Among the lines of data below, reproduce only those from the one with "How is the loanword /bdjud/ adapted?" through the one with "In Moke, syllables", exactly as they stand, both ends included.

BEGIN

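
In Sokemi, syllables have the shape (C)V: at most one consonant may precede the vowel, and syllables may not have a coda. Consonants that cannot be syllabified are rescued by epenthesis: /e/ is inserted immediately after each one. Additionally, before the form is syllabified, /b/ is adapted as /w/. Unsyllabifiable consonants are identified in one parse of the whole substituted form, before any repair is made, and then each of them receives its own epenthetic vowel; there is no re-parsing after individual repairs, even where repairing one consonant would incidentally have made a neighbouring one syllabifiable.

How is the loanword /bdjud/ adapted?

Substitution: /b/ → /w/, giving /wdjud/.
The consonants /w/, /d/, /d/ cannot be parsed into a legal (C)V syllable (no codas are permitted; onsets are limited to one consonant).
Each unlicensed consonant becomes the onset of a new syllable: /w/ → /we/, /d/ → /de/, /d/ → /de/.

wedejude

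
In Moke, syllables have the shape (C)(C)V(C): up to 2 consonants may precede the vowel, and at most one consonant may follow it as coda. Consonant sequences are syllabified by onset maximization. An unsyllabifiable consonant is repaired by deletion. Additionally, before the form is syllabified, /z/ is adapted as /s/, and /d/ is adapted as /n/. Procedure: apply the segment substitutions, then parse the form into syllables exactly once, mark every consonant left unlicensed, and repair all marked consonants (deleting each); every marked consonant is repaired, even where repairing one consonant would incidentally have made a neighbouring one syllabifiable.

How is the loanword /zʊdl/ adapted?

Substitution: /z/ → /s/, /d/ → /n/, giving /sʊnl/.
The consonants /l/ cannot be parsed into a legal (C)(C)V(C) syllable (at most one coda consonant is licensed; onsets may contain at most 2 consonants).
Deletion applies to /l/.

sʊn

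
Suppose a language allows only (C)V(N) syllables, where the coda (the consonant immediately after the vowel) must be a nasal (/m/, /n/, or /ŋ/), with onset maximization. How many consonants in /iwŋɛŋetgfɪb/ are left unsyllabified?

4

The consonants /w/, /t/, /g/, /b/ cannot be parsed into a legal (C)V(N) syllable (only a nasal (/m/, /n/, or /ŋ/) is licensed in coda position; onsets are limited to one consonant).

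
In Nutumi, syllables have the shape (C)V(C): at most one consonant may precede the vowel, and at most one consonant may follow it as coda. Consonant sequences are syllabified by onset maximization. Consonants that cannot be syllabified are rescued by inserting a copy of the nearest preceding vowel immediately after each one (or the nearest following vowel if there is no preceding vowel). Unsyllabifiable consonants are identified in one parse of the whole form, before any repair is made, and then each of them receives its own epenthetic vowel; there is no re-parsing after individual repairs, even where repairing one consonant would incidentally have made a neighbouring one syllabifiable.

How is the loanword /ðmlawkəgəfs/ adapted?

ðamalawkəgəfsə

The consonants /ð/, /m/, /s/ cannot be parsed into a legal (C)V(C) syllable (at most one coda consonant is licensed; onsets are limited to one consonant).
Epenthesis after each stranded consonant: /ð/ → /ða/, /m/ → /ma/, /s/ → /sə/.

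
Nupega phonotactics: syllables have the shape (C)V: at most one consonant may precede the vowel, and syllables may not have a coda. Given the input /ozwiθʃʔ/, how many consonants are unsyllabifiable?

The consonants /z/, /θ/, /ʃ/, /ʔ/ cannot be parsed into a legal (C)V syllable (no codas are permitted; onsets are limited to one consonant).

4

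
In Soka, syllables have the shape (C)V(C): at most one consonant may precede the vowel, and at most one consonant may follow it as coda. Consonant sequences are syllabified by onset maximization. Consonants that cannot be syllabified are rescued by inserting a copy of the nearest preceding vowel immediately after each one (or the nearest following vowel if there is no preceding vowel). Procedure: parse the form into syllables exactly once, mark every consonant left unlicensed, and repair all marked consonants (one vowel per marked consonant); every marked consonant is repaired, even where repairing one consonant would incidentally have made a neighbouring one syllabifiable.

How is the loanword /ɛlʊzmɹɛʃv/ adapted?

Syllabifying with onset maximization leaves /m/, /v/ stranded (at most one coda consonant is licensed; onsets are limited to one consonant).
Inserting the epenthetic vowel yields /m/ → /mʊ/, /v/ → /vɛ/.

ɛlʊzmʊɹɛʃvɛ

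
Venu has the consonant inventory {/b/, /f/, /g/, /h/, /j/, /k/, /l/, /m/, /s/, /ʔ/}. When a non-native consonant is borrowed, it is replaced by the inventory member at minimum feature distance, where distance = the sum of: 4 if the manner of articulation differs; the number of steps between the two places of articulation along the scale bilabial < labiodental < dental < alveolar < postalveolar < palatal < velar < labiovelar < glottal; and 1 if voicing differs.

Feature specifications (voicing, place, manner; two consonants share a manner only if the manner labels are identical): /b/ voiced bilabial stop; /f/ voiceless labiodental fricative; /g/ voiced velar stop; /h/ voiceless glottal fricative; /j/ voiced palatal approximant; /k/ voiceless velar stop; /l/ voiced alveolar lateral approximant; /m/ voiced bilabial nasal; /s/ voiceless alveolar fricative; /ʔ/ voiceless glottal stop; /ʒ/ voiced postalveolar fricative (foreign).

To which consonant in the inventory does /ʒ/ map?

/s/ is closest: same manner (fricative), place distance 1 (postalveolar→alveolar), voicing differs (+1); total 2. Next closest is /f/ at distance 4.

s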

END

> [Response area]:
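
How is the loanword /bdjud/ adapted?

Substitution: /b/ → /w/, giving /wdjud/.
The consonants /w/, /d/, /d/ cannot be parsed into a legal (C)V syllable (no codas are permitted; onsets are limited to one consonant).
Each unlicensed consonant becomes the onset of a new syllable: /w/ → /we/, /d/ → /de/, /d/ → /de/.

wedejude

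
In Moke, syllables have the shape (C)(C)V(C): up to 2 consonants may precede the vowel, and at most one consonant may follow it as coda. Consonant sequences are syllabified by onset maximization. An unsyllabifiable consonant is repaired by deletion. Additionally, before the form is syllabified, /z/ is adapted as /s/, and /d/ is adapted as /n/. Procedure: apply the segment substitutions, then parse the form into syllables exactly once, mark every consonant left unlicensed, and repair all marked consonants (deleting each); every marked consonant is repaired, even where repairing one consonant would incidentally have made a neighbouring one syllabifiable.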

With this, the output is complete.